* Work instructions: Please reproduce the whole listing without altering anything.

Extracted records Start Marker

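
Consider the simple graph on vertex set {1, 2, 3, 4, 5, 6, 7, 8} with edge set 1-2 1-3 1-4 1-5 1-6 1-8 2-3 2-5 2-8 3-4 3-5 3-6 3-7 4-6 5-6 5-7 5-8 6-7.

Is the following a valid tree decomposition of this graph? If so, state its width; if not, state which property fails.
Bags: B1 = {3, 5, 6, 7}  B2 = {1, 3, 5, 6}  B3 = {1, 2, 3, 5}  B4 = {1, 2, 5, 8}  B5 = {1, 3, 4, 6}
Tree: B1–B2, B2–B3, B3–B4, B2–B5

Vertex coverage: the bags together contain {1, 2, 3, 4, 5, 6, 7, 8}, the full vertex set. Edge coverage: each edge of G has both endpoints in at least one bag. Running intersection: for every vertex, the bags containing it form a connected subtree. All three properties hold, so this is a valid tree decomposition of width max|bag| − 1 = 3, and hence tw(G) ≤ 3.

Yes; width 3.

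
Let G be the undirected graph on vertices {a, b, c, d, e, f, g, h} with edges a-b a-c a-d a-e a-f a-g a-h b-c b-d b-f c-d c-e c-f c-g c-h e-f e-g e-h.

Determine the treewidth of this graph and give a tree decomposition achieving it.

Each bag holds 4 vertices, so the decomposition has width 3, which upper-bounds the treewidth. On the other hand G contains the 4-clique {a, b, c, d}. A clique must lie in a single bag of any decomposition, so no decomposition can have width below 3. Therefore the treewidth is 3.

Treewidth 3.
Bags: B1 = {a, c, e, f}  B2 = {a, c, e, h}  B3 = {a, c, e, g}  B4 = {a, b, c, f}  B5 = {a, b, c, d}
Tree: B1–B2, B1–B3, B1–B4, B4–B5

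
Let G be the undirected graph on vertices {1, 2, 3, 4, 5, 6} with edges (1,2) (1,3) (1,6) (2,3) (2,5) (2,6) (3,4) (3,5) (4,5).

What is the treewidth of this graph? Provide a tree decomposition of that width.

Every bag has size at most 3, so the width is 3 − 1 = 2 and tw(G) ≤ 2. On the other hand G contains the 3-clique {1, 2, 3}. A clique must lie in a single bag of any decomposition, so no decomposition can have width below 2. The upper and lower bounds meet at 2, so that is the treewidth.

Treewidth 2.
One such decomposition:
Bags: B1 = {1, 2, 3}  B2 = {1, 2, 6}  B3 = {2, 3, 5}  B4 = {3, 4, 5}
Tree: B1–B2, B1–B3, B3–B4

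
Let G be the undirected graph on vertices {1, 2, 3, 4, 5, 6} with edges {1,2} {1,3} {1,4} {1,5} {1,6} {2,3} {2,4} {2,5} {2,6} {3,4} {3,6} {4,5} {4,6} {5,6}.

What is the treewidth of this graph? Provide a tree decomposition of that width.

The largest bag has 5 vertices, giving width 4; this decomposition certifies tw(G) ≤ 4. On the other hand G contains the 5-clique {1, 2, 3, 4, 6}. A clique must lie in a single bag of any decomposition, so no decomposition can have width below 4. The upper and lower bounds meet at 4, so that is the treewidth.

Treewidth 4.
One such decomposition:
Bags: B1 = {1, 2, 4, 5, 6}  B2 = {1, 2, 3, 4, 6}
Tree: B1–B2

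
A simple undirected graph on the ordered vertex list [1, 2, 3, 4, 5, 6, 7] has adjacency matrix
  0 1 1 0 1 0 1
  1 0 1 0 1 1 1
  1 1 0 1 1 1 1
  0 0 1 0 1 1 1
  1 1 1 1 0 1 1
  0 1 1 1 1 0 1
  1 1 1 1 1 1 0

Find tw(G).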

Extracted records End Marker

* Output:
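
Consider the simple graph on vertex set {1, 2, 3, 4, 5, 6, 7, 8} with edge set 1-2 1-3 1-4 1-5 1-6 1-8 2-3 2-5 2-8 3-4 3-5 3-6 3-7 4-6 5-6 5-7 5-8 6-7.

Is the following a valid tree decomposition of this graph? If so, state its width; if not, state which property fails.
Bags: B1 = {3, 5, 6, 7}  B2 = {1, 3, 5, 6}  B3 = {1, 2, 3, 5}  B4 = {1, 2, 5, 8}  B5 = {1, 3, 4, 6}
Tree: B1–B2, B2–B3, B3–B4, B2–B5

Vertex coverage: the bags together contain {1, 2, 3, 4, 5, 6, 7, 8}, the full vertex set. Edge coverage: each edge of G has both endpoints in at least one bag. Running intersection: for every vertex, the bags containing it form a connected subtree. All three properties hold, so this is a valid tree decomposition of width max|bag| − 1 = 3, and hence tw(G) ≤ 3.

Yes; width 3.

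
Let G be the undirected graph on vertices {a, b, c, d, e, f, g, h} with edges a-b a-c a-d a-e a-f a-g a-h b-c b-d b-f c-d c-e c-f c-g c-h e-f e-g e-h.

Determine the treewidth of this graph and give a tree decomposition achieving it.

Each bag holds 4 vertices, so the decomposition has width 3, which upper-bounds the treewidth. On the other hand G contains the 4-clique {a, b, c, d}. A clique must lie in a single bag of any decomposition, so no decomposition can have width below 3. Therefore the treewidth is 3.

Treewidth 3.
Bags: B1 = {a, c, e, f}  B2 = {a, c, e, h}  B3 = {a, c, e, g}  B4 = {a, b, c, f}  B5 = {a, b, c, d}
Tree: B1–B2, B1–B3, B1–B4, B4–B5

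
Let G be the undirected graph on vertices {1, 2, 3, 4, 5, 6} with edges (1,2) (1,3) (1,6) (2,3) (2,5) (2,6) (3,4) (3,5) (4,5).

What is the treewidth of this graph? Provide a tree decomposition of that width.

Every bag has size at most 3, so the width is 3 − 1 = 2 and tw(G) ≤ 2. On the other hand G contains the 3-clique {1, 2, 3}. A clique must lie in a single bag of any decomposition, so no decomposition can have width below 2. The upper and lower bounds meet at 2, so that is the treewidth.

Treewidth 2.
One such decomposition:
Bags: B1 = {1, 2, 3}  B2 = {1, 2, 6}  B3 = {2, 3, 5}  B4 = {3, 4, 5}
Tree: B1–B2, B1–B3, B3–B4

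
Let G be the undirected graph on vertices {1, 2, 3, 4, 5, 6} with edges {1,2} {1,3} {1,4} {1,5} {1,6} {2,3} {2,4} {2,5} {2,6} {3,4} {3,6} {4,5} {4,6} {5,6}.

What is the treewidth of this graph? Provide a tree decomposition of that width.

The largest bag has 5 vertices, giving width 4; this decomposition certifies tw(G) ≤ 4. On the other hand G contains the 5-clique {1, 2, 3, 4, 6}. A clique must lie in a single bag of any decomposition, so no decomposition can have width below 4. The upper and lower bounds meet at 4, so that is the treewidth.

Treewidth 4.
One such decomposition:
Bags: B1 = {1, 2, 4, 5, 6}  B2 = {1, 2, 3, 4, 6}
Tree: B1–B2

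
A simple undirected graph on the ordered vertex list [1, 2, 3, 4, 5, 6, 7] has adjacency matrix
  0 1 1 0 1 0 1
  1 0 1 0 1 1 1
  1 1 0 1 1 1 1
  0 0 1 0 1 1 1
  1 1 1 1 0 1 1
  0 1 1 1 1 0 1
  1 1 1 1 1 1 0

Find tw(G).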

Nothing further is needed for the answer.